*** Opening RAW DATA ***

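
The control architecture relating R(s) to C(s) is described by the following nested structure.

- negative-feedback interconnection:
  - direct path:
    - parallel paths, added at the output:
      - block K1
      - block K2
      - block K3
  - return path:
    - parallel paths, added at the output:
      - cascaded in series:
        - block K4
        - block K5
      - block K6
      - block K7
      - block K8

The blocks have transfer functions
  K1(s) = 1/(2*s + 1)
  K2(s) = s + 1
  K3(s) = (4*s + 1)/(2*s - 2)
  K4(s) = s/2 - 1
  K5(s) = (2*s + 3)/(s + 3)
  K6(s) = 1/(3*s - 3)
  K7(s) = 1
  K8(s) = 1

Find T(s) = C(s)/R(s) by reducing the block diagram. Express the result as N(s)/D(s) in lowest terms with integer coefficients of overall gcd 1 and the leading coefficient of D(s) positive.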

*** Closing RAW DATA ***

Would you reproduce the material above exactly as it reads?

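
The control architecture relating R(s) to C(s) is described by the following nested structure.

- negative-feedback interconnection:
  - direct path:
    - parallel paths, added at the output:
      - block K1
      - block K2
      - block K3
  - return path:
    - parallel paths, added at the output:
      - cascaded in series:
        - block K4
        - block K5
      - block K6
      - block K7
      - block K8

The blocks have transfer functions
  K1(s) = 1/(2*s + 1)
  K2(s) = s + 1
  K3(s) = (4*s + 1)/(2*s - 2)
  K4(s) = s/2 - 1
  K5(s) = (2*s + 3)/(s + 3)
  K6(s) = 1/(3*s - 3)
  K7(s) = 1
  K8(s) = 1

Find T(s) = C(s)/R(s) by reducing the block diagram. Express the result as N(s)/D(s) in lowest terms with integer coefficients of overall gcd 1 and the leading coefficient of D(s) positive.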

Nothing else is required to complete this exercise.